◆ **WORK TO BE COMPLETED**
Restate word for word the entries below, starting with the line with "- Sep 4: purchased 94 bolts @ $22" and continuing through the line with "October inventory records". Include both of those lines and no others.

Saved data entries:
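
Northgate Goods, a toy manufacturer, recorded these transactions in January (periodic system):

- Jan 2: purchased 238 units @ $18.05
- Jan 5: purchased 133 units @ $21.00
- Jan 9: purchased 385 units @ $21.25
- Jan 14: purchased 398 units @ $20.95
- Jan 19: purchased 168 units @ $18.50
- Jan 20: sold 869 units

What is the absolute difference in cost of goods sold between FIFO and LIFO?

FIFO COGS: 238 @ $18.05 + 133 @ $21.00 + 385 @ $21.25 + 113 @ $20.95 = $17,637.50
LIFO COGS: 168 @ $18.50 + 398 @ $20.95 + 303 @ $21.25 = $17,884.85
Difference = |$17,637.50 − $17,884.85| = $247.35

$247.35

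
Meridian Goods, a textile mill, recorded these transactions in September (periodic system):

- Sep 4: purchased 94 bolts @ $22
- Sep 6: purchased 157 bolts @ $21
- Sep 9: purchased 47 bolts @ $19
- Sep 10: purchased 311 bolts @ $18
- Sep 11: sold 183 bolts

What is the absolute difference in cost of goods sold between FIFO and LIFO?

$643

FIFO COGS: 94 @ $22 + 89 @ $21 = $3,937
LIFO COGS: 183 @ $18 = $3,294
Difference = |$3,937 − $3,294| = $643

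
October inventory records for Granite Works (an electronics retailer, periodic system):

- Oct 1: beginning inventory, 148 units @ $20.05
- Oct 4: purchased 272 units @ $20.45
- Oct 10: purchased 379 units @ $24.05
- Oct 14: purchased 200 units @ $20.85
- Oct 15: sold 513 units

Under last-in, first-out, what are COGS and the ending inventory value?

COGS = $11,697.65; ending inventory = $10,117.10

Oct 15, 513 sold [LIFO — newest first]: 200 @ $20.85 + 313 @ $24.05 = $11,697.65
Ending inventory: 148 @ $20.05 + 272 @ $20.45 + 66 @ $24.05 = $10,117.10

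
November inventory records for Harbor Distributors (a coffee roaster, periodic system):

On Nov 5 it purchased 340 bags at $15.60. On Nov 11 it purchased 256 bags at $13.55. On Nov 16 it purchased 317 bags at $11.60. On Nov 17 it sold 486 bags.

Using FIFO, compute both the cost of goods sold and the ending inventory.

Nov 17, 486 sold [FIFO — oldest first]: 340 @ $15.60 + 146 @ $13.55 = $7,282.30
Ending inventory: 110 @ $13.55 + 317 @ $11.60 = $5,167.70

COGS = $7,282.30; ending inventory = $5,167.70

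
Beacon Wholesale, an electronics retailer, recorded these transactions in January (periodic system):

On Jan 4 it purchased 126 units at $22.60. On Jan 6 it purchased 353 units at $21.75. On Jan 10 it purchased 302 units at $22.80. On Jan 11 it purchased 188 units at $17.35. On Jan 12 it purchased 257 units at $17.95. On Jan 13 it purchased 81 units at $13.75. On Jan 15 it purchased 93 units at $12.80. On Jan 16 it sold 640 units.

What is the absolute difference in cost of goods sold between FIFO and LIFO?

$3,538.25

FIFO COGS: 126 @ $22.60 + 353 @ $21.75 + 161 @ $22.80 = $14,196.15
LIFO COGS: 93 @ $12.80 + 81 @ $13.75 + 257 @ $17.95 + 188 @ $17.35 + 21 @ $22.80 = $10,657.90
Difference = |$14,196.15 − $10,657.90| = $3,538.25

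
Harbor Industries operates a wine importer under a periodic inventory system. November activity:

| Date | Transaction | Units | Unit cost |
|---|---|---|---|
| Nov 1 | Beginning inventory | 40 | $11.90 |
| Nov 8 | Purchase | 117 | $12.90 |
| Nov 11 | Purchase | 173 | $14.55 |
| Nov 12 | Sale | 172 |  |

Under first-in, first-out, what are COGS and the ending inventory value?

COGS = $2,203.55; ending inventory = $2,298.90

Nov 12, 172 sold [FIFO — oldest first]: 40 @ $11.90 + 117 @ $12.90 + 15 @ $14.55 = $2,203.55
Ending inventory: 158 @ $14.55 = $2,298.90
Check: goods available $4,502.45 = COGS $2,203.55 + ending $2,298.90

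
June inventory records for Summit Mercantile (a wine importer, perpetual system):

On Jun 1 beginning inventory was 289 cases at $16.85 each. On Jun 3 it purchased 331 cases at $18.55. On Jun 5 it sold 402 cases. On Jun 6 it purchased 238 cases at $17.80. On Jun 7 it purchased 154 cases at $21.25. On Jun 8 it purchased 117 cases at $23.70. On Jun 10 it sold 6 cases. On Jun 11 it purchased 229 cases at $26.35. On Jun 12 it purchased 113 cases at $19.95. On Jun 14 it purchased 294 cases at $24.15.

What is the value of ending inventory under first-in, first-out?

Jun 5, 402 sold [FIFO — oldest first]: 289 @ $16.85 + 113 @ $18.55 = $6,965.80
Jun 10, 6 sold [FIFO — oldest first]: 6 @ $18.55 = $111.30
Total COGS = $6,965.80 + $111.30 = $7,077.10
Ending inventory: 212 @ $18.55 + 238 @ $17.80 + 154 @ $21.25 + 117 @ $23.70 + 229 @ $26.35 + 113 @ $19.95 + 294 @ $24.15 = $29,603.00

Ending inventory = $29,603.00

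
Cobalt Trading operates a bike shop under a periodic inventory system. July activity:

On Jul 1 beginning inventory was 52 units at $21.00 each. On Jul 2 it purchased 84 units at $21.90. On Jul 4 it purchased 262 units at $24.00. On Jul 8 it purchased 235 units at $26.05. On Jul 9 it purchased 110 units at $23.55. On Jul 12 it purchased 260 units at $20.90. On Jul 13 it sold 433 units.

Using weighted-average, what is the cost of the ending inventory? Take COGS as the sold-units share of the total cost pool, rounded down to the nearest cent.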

◆ **PROBLEM SOLUTION**
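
- Sep 4: purchased 94 bolts @ $22
- Sep 6: purchased 157 bolts @ $21
- Sep 9: purchased 47 bolts @ $19
- Sep 10: purchased 311 bolts @ $18
- Sep 11: sold 183 bolts

What is the absolute difference in cost of goods sold between FIFO and LIFO?

$643

FIFO COGS: 94 @ $22 + 89 @ $21 = $3,937
LIFO COGS: 183 @ $18 = $3,294
Difference = |$3,937 − $3,294| = $643

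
October inventory records for Granite Works (an electronics retailer, periodic system):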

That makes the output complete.